-- DATA EXTRACT follows --

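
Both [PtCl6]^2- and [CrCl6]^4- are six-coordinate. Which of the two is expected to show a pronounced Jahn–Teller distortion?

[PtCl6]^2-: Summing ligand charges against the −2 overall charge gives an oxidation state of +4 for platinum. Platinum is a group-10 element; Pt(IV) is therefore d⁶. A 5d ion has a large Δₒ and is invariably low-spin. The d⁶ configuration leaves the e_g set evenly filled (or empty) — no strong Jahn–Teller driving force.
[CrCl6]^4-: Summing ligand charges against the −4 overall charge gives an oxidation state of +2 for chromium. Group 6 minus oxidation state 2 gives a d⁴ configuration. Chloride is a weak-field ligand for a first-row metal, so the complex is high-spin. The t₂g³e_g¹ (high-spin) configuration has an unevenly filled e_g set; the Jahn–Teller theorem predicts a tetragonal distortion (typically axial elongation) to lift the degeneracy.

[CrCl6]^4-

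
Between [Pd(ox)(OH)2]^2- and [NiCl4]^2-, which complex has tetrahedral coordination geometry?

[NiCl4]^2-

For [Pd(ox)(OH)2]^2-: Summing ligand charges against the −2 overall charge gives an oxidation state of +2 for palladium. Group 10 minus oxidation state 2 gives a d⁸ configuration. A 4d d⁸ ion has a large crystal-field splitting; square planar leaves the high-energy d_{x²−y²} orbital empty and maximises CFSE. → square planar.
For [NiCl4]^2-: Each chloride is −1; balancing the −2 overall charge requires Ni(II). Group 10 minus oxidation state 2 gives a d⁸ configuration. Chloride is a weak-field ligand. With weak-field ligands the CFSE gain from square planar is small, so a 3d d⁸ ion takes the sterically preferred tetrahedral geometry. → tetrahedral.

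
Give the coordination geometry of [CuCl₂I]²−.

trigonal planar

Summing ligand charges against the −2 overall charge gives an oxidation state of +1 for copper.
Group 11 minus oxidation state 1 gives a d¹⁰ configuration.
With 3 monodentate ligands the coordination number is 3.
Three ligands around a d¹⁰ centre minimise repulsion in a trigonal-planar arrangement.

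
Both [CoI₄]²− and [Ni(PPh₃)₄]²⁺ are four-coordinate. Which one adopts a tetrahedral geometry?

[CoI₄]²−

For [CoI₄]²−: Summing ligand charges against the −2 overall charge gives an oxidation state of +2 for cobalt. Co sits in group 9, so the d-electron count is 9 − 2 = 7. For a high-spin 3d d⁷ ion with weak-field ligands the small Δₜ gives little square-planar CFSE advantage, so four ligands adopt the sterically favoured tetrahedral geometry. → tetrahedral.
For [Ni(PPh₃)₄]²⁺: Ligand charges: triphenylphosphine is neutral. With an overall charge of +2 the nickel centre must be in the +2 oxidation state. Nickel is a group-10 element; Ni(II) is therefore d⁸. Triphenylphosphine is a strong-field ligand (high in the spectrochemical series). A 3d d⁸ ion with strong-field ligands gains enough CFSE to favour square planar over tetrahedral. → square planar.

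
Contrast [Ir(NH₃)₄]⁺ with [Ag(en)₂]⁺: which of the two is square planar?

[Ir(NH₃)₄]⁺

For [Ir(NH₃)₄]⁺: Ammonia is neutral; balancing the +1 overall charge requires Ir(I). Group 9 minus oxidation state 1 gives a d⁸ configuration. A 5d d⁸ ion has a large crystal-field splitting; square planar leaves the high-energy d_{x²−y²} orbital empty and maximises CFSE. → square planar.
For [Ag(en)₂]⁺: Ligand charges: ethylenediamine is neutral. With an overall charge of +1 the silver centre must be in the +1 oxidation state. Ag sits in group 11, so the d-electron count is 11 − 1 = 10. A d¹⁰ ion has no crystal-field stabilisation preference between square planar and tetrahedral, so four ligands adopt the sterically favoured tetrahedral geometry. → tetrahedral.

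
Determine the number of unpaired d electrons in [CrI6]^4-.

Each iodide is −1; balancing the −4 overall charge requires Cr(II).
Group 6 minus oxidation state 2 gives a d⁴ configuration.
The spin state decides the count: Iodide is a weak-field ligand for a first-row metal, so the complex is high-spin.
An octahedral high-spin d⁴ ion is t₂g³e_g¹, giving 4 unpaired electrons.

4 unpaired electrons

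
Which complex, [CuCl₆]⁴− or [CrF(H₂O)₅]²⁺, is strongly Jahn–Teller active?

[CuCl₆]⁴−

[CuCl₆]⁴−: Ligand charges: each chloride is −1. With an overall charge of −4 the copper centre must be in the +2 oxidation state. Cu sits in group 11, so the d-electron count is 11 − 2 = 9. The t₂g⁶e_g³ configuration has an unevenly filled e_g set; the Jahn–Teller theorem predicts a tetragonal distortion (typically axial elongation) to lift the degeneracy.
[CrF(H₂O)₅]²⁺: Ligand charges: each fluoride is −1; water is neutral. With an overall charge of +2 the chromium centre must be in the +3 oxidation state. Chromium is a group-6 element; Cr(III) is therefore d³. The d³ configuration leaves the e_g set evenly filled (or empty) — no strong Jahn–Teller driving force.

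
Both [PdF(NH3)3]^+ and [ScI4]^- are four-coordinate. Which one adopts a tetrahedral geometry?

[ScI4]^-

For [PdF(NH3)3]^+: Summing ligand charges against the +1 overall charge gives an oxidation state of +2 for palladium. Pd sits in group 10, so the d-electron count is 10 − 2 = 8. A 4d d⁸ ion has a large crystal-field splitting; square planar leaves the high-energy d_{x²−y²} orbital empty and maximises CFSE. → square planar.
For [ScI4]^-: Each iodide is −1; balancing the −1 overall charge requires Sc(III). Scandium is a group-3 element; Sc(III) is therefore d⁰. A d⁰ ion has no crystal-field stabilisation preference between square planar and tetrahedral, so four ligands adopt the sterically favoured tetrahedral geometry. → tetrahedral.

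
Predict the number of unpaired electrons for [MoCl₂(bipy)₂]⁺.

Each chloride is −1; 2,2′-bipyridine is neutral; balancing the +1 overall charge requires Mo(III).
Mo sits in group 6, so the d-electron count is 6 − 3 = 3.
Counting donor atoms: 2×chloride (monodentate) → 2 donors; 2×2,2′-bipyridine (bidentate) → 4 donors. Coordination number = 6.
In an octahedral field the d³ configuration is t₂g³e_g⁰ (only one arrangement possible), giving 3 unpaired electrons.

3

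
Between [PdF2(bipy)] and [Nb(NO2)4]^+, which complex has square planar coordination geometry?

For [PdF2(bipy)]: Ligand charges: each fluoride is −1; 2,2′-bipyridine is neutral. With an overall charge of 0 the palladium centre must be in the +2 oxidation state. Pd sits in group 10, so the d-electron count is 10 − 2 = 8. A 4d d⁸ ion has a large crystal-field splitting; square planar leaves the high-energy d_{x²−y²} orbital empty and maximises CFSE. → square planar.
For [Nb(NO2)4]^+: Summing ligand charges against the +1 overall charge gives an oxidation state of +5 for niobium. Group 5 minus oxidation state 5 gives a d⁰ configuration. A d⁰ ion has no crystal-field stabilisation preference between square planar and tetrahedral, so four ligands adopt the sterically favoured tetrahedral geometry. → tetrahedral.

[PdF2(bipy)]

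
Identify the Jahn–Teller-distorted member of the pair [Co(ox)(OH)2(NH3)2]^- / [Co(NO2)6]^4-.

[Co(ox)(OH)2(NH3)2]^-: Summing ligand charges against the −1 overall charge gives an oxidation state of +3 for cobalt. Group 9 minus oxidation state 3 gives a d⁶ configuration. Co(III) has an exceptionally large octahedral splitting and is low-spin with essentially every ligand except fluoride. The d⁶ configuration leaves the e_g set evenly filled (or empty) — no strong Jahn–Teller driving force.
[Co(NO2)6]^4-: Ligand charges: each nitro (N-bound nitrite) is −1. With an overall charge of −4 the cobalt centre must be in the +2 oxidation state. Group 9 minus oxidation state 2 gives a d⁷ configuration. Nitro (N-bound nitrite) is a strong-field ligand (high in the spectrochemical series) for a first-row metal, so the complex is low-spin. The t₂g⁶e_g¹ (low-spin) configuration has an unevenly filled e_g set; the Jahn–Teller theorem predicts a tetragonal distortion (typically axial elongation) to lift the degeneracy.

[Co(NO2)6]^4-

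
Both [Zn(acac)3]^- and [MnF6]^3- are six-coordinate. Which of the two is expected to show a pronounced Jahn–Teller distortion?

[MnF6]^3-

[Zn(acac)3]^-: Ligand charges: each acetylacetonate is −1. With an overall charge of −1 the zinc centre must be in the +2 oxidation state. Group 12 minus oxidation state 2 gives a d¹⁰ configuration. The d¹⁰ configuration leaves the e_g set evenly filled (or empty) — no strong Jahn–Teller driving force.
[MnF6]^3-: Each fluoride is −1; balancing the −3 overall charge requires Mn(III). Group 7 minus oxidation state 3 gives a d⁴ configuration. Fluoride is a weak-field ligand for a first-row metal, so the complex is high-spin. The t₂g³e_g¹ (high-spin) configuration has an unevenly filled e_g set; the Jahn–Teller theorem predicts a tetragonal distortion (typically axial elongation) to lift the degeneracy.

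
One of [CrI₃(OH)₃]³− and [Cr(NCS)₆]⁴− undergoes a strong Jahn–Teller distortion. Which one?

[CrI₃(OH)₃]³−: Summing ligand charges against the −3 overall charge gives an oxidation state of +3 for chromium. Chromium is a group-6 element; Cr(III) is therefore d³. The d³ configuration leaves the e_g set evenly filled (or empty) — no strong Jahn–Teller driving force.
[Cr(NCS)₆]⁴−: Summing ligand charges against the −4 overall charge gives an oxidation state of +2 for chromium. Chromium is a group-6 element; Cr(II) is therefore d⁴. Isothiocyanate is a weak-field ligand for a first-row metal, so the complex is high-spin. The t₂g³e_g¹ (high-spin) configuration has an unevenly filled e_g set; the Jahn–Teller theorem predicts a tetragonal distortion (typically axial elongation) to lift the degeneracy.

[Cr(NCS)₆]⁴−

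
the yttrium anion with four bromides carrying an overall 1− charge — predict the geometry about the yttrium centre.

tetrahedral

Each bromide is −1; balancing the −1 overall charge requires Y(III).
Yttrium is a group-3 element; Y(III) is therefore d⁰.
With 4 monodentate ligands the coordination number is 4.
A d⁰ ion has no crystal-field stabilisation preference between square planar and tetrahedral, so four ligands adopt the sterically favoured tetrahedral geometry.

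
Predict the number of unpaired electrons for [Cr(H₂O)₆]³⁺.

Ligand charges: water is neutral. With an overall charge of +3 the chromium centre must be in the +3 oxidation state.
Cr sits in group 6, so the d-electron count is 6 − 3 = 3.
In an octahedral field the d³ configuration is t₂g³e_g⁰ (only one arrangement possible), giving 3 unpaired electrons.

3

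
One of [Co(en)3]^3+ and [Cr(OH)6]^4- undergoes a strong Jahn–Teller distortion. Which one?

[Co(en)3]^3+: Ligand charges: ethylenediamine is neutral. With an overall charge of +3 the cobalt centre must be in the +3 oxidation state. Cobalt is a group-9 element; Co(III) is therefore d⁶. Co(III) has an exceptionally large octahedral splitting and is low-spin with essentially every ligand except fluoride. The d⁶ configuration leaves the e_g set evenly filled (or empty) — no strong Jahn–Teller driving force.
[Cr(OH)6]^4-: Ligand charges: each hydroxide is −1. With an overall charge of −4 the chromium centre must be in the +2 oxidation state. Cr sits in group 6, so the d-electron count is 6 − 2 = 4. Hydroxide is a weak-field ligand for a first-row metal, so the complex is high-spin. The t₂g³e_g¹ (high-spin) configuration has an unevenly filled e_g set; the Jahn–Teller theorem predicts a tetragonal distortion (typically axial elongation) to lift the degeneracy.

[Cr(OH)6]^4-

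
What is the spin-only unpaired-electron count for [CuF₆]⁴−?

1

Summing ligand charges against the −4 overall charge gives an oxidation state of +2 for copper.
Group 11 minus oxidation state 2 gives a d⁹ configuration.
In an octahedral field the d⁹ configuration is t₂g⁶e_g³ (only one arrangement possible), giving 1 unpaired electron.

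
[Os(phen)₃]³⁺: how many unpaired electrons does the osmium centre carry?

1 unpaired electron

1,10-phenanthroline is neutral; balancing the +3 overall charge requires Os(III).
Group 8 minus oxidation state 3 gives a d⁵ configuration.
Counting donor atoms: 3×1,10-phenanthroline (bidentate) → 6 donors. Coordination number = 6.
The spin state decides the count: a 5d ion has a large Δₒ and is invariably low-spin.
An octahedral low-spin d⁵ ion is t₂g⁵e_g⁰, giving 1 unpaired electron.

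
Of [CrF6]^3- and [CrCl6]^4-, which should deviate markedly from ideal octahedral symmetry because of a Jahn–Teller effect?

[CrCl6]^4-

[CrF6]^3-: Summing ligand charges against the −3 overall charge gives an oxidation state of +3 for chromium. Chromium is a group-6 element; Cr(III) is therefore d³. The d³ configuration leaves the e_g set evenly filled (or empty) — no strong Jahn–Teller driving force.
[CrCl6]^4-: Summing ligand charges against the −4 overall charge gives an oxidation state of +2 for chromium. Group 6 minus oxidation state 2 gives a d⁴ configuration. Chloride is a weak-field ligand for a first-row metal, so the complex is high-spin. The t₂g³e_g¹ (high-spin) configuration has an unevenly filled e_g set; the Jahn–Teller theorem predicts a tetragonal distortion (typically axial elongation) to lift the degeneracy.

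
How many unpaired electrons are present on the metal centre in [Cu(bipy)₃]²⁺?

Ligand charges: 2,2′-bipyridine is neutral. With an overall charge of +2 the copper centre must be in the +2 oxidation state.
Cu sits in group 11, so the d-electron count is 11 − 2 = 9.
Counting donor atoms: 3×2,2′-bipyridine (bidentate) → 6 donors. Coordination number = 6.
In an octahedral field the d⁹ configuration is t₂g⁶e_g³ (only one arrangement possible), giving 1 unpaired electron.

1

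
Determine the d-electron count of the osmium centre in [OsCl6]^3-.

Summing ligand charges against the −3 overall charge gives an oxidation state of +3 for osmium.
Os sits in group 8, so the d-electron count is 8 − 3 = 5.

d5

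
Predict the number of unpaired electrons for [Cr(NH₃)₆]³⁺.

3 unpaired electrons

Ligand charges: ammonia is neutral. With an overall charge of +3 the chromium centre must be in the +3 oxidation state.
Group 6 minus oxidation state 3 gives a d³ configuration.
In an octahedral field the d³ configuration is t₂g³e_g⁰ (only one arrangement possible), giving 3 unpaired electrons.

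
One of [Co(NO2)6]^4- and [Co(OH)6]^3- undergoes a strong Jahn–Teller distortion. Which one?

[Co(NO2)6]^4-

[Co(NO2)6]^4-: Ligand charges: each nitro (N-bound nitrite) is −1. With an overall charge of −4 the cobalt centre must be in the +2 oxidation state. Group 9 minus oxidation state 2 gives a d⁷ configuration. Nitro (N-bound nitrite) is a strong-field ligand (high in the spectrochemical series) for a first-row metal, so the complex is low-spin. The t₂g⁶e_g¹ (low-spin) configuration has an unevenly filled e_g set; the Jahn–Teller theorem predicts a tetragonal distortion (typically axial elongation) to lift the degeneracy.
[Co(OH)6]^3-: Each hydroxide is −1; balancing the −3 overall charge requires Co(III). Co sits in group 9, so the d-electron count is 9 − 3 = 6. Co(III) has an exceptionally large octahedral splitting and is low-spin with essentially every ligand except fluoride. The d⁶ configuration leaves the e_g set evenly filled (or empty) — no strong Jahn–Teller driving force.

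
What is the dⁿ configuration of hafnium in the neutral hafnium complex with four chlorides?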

-- DATA EXTRACT concluded --

» **WORK REQUEST**
Output the line containing "Predict the number of unpaired electrons for [Cr(NH₃)₆]³⁺." and all lines after it to the end of the records, exactly as given.

» **PROBLEM SOLUTION**
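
Predict the number of unpaired electrons for [Cr(NH₃)₆]³⁺.

3 unpaired electrons

Ligand charges: ammonia is neutral. With an overall charge of +3 the chromium centre must be in the +3 oxidation state.
Group 6 minus oxidation state 3 gives a d³ configuration.
In an octahedral field the d³ configuration is t₂g³e_g⁰ (only one arrangement possible), giving 3 unpaired electrons.

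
One of [Co(NO2)6]^4- and [Co(OH)6]^3- undergoes a strong Jahn–Teller distortion. Which one?

[Co(NO2)6]^4-

[Co(NO2)6]^4-: Ligand charges: each nitro (N-bound nitrite) is −1. With an overall charge of −4 the cobalt centre must be in the +2 oxidation state. Group 9 minus oxidation state 2 gives a d⁷ configuration. Nitro (N-bound nitrite) is a strong-field ligand (high in the spectrochemical series) for a first-row metal, so the complex is low-spin. The t₂g⁶e_g¹ (low-spin) configuration has an unevenly filled e_g set; the Jahn–Teller theorem predicts a tetragonal distortion (typically axial elongation) to lift the degeneracy.
[Co(OH)6]^3-: Each hydroxide is −1; balancing the −3 overall charge requires Co(III). Co sits in group 9, so the d-electron count is 9 − 3 = 6. Co(III) has an exceptionally large octahedral splitting and is low-spin with essentially every ligand except fluoride. The d⁶ configuration leaves the e_g set evenly filled (or empty) — no strong Jahn–Teller driving force.

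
What is the dⁿ configuration of hafnium in the neutral hafnium complex with four chlorides?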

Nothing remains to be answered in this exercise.